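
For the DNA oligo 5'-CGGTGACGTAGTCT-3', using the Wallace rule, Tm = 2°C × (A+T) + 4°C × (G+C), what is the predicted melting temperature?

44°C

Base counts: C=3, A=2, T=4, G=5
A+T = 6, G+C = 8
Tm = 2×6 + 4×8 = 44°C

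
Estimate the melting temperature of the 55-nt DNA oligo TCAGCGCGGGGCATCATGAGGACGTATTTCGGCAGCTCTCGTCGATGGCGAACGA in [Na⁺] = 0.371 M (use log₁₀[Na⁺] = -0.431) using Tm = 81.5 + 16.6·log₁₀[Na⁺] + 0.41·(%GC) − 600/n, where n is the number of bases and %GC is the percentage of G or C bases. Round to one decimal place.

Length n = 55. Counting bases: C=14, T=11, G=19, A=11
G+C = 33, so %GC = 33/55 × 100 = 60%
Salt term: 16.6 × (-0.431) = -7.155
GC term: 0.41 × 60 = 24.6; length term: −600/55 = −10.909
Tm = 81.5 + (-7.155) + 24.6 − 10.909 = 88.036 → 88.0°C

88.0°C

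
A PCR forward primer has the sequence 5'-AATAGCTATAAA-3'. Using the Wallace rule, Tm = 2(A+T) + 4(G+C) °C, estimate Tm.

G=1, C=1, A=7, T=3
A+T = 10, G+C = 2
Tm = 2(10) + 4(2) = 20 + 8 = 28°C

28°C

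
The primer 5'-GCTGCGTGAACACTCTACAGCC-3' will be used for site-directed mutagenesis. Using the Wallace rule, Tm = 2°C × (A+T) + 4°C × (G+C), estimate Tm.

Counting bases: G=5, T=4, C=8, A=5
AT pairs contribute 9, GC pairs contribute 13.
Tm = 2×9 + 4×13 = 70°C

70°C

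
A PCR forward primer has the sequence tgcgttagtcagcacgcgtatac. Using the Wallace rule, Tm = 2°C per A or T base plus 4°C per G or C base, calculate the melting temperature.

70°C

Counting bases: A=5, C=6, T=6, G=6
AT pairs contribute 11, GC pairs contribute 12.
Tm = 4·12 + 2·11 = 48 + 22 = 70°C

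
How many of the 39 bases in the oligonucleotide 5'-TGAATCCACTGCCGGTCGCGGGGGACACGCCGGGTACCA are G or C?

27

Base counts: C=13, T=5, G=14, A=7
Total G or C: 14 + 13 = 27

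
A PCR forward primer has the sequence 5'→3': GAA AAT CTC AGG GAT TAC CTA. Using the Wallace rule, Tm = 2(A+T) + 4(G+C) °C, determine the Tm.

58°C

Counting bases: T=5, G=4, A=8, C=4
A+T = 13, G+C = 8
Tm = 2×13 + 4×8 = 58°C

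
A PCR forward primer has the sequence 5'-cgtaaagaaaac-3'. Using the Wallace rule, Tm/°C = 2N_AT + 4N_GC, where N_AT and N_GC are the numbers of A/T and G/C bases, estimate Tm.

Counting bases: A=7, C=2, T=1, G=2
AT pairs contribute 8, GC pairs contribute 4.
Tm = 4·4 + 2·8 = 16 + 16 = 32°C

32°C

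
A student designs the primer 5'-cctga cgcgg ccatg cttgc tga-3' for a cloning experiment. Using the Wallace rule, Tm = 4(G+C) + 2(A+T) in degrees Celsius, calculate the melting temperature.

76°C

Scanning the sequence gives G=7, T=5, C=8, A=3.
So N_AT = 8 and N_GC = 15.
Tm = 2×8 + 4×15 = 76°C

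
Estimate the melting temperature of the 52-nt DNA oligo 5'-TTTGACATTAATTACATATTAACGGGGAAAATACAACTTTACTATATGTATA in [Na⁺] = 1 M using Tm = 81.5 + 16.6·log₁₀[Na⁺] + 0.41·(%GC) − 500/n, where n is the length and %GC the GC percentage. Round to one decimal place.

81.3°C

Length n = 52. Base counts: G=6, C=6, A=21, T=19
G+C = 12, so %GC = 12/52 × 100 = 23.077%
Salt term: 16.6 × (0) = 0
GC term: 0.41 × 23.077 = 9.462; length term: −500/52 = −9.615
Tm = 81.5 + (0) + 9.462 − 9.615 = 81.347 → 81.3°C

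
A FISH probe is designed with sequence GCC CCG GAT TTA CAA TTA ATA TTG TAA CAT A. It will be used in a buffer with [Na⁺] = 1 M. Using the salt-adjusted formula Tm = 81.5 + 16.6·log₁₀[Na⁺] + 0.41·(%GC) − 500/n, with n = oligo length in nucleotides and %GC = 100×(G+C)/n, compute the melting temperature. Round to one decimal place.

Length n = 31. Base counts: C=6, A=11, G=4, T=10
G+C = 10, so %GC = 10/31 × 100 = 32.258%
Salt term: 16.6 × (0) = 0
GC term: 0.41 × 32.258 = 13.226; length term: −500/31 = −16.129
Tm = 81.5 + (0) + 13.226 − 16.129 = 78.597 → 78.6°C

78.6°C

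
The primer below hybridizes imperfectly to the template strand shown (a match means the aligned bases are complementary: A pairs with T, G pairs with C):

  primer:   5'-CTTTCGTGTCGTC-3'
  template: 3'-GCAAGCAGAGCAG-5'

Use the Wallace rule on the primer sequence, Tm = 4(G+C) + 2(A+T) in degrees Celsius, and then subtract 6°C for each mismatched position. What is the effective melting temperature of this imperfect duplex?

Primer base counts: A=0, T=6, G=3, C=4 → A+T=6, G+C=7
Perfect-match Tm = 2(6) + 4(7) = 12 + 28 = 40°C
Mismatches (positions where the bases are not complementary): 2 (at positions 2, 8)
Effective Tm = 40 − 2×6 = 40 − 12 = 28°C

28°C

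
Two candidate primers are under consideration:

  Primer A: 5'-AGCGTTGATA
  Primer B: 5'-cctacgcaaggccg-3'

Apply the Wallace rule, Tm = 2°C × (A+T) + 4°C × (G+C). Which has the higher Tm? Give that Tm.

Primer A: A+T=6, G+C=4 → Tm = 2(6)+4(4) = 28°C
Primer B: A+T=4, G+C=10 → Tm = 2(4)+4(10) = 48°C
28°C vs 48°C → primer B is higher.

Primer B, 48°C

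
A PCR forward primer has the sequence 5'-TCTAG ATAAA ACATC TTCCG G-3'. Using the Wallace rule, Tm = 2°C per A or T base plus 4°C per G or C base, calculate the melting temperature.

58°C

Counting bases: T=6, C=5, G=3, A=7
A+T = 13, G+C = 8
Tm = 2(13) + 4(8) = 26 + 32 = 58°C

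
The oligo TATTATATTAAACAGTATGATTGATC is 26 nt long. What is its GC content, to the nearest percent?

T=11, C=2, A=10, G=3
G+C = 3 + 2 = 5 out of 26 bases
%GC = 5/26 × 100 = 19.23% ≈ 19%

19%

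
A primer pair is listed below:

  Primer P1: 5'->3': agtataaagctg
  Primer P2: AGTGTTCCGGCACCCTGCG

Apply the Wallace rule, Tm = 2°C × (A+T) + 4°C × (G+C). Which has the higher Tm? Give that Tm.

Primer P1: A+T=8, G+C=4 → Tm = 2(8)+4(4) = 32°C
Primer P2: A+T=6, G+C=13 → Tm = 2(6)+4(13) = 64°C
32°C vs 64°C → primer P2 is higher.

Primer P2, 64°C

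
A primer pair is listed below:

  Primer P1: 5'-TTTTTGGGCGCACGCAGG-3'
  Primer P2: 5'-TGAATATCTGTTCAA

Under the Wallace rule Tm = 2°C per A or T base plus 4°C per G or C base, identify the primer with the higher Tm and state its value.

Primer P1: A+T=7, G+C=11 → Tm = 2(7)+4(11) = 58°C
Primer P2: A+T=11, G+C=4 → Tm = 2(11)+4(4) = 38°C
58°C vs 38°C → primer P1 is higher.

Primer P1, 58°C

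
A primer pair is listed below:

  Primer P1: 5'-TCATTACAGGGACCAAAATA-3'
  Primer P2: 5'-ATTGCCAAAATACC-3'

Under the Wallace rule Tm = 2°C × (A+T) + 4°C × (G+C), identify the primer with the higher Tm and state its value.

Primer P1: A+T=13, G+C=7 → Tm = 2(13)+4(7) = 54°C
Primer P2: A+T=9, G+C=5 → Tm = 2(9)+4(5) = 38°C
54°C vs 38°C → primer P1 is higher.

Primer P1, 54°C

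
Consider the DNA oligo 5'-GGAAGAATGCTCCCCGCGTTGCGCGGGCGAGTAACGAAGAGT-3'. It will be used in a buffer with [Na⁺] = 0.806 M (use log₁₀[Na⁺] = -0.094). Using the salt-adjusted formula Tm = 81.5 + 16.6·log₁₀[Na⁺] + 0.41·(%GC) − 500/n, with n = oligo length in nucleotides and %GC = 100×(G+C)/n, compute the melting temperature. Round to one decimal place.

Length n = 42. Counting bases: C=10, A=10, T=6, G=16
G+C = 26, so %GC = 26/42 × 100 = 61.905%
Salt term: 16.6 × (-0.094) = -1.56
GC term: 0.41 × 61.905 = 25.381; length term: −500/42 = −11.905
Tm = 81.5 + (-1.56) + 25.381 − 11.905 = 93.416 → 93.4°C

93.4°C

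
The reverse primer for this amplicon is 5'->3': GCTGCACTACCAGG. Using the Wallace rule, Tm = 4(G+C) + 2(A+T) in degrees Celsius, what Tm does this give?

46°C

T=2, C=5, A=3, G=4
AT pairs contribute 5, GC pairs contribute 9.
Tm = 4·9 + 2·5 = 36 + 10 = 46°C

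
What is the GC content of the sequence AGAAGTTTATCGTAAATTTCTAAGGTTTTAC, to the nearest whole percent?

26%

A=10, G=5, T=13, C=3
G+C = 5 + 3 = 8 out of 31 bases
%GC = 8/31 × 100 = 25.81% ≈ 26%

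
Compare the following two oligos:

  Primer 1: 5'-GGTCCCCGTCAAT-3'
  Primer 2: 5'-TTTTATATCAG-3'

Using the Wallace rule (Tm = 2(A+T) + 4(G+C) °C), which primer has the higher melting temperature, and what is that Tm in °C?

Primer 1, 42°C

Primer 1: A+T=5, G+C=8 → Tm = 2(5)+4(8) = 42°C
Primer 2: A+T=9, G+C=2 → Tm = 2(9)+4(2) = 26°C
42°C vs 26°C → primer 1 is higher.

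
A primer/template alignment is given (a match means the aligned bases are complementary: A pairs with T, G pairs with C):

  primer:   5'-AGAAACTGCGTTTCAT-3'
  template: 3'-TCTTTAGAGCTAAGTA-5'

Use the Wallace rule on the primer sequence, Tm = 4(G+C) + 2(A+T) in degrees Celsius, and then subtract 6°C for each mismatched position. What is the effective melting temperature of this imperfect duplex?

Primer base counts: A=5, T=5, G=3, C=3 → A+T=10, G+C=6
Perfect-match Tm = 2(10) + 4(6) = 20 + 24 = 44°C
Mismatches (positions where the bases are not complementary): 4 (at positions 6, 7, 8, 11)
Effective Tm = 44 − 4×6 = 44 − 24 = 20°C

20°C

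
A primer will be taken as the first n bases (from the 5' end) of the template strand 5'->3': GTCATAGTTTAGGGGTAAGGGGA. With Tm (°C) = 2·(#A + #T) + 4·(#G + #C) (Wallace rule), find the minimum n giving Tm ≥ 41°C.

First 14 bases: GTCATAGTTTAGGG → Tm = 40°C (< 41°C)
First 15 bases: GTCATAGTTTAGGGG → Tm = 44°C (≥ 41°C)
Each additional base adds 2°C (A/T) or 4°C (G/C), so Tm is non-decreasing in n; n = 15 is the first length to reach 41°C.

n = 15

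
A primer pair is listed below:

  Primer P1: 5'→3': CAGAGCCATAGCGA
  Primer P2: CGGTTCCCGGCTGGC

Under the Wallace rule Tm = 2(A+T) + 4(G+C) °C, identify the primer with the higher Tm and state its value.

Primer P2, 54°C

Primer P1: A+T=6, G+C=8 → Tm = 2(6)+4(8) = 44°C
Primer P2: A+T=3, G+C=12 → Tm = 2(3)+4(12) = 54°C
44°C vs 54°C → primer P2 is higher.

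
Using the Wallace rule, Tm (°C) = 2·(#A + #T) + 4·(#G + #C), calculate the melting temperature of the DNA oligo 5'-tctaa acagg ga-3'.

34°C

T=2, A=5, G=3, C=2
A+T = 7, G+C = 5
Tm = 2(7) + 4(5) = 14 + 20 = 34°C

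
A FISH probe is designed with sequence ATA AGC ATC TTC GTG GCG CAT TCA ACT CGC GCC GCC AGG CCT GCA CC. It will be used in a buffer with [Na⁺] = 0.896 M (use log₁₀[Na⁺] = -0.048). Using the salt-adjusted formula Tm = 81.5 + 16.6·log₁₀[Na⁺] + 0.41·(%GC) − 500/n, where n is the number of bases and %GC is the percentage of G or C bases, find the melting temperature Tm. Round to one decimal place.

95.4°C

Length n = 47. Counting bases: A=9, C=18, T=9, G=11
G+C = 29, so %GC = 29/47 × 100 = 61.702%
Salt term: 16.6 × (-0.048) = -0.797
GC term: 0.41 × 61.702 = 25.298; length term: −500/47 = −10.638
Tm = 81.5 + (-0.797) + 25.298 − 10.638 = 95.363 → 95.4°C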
☆ ☆ ☆ ☆ ☆ ☆ ☆
• _Aim of the task_:
Only one number is expected: the count of lines in the entries holding the string "means".

• _Result for this task_:
2